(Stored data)

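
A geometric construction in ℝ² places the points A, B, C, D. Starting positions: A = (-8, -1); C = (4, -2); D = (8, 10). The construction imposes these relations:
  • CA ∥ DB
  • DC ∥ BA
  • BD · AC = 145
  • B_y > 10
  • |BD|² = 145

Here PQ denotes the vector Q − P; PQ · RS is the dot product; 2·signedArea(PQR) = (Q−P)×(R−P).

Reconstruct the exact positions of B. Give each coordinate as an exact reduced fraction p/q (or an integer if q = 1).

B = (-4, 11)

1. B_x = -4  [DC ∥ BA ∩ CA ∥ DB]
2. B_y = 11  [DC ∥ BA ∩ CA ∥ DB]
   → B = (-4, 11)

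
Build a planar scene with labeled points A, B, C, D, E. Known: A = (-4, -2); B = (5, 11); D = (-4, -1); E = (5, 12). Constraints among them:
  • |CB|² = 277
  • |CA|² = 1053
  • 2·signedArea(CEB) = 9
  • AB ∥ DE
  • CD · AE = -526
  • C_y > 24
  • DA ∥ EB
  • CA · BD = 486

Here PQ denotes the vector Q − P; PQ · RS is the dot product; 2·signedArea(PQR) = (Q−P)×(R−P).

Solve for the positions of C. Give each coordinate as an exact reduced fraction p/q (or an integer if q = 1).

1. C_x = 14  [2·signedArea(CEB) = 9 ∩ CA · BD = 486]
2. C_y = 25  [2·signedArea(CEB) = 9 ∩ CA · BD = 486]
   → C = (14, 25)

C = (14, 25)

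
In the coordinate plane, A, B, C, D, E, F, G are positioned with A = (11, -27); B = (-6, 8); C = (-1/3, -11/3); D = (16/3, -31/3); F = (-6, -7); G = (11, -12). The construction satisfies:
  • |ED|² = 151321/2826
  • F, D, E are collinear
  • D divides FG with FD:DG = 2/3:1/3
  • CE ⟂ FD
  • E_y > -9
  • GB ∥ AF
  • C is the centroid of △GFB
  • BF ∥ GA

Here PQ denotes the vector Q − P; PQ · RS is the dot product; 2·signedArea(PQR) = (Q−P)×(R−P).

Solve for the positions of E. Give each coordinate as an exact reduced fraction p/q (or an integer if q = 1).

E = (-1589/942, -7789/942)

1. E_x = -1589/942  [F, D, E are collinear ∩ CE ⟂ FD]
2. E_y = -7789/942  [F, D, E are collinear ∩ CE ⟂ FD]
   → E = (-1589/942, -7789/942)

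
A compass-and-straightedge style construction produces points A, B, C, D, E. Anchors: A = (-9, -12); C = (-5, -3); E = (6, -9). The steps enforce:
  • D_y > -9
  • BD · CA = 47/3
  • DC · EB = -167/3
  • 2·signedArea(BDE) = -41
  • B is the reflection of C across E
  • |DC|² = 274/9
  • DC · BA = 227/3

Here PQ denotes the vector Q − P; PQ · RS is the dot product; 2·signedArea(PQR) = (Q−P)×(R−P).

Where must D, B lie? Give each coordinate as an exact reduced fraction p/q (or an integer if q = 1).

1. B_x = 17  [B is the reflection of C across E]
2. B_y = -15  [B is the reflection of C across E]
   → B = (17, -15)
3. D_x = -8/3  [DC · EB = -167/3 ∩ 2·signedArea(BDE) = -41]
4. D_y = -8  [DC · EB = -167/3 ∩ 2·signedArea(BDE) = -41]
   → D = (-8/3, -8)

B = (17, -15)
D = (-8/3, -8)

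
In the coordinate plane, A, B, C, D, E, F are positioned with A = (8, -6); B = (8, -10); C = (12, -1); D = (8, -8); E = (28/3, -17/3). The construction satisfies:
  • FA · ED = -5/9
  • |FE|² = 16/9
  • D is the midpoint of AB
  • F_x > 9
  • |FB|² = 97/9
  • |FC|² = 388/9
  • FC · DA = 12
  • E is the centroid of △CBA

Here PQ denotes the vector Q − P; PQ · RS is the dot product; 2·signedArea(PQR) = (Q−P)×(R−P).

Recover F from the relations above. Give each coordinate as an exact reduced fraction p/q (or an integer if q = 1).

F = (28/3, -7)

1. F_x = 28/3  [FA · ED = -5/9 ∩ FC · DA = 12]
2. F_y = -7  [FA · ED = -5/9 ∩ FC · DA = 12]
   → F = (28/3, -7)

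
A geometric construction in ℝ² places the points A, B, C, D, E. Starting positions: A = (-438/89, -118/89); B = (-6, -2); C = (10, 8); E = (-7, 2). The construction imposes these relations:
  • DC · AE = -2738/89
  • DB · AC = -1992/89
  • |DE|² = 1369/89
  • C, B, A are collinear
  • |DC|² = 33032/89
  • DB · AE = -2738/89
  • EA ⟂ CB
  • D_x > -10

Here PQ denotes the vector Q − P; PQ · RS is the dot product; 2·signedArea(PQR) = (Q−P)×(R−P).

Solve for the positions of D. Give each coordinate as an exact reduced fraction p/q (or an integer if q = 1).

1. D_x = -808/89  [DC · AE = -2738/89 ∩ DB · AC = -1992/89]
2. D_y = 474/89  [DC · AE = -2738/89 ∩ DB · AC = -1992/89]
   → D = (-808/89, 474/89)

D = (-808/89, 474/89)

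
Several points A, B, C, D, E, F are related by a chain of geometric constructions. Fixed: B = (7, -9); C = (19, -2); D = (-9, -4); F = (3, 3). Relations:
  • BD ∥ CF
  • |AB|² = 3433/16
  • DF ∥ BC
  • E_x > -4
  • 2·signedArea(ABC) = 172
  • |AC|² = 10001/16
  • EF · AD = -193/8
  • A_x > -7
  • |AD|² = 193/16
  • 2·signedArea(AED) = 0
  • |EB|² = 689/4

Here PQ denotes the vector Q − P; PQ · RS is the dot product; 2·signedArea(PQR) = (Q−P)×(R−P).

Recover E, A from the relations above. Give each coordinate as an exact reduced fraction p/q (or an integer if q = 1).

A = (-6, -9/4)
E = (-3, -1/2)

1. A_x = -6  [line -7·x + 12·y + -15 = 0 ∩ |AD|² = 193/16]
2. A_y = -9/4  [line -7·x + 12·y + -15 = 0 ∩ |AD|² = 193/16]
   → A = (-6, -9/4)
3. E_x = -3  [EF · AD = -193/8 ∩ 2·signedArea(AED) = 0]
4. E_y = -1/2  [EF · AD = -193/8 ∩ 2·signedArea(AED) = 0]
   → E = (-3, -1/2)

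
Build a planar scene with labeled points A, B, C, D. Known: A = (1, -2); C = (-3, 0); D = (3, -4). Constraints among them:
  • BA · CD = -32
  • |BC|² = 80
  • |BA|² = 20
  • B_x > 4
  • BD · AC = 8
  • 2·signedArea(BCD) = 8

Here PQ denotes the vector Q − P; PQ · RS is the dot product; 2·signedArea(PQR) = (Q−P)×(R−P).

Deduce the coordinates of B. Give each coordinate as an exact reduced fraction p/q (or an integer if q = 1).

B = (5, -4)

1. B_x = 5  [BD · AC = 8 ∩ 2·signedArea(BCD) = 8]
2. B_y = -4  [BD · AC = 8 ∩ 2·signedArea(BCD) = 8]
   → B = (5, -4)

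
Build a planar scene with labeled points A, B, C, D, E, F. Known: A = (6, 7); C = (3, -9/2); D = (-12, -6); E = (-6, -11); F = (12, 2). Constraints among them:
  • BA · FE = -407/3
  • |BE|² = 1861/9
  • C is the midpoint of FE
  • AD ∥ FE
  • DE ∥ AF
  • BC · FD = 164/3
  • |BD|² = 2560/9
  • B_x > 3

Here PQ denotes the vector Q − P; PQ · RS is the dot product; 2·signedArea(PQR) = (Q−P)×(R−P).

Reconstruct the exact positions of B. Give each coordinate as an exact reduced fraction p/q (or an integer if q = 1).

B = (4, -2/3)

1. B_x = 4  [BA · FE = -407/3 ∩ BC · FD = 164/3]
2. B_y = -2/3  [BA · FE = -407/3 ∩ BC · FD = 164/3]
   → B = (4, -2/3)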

WORK TO COMPLETE: The answer must be every line from the records above that contains "positioned".

ANSWER AREA:
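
In the coordinate plane, A, B, C, D, E, F, G are positioned with A = (11, -27); B = (-6, 8); C = (-1/3, -11/3); D = (16/3, -31/3); F = (-6, -7); G = (11, -12). The construction satisfies:
In the coordinate plane, A, B, C, D, E, F are positioned with A = (8, -6); B = (8, -10); C = (12, -1); D = (8, -8); E = (28/3, -17/3). The construction satisfies: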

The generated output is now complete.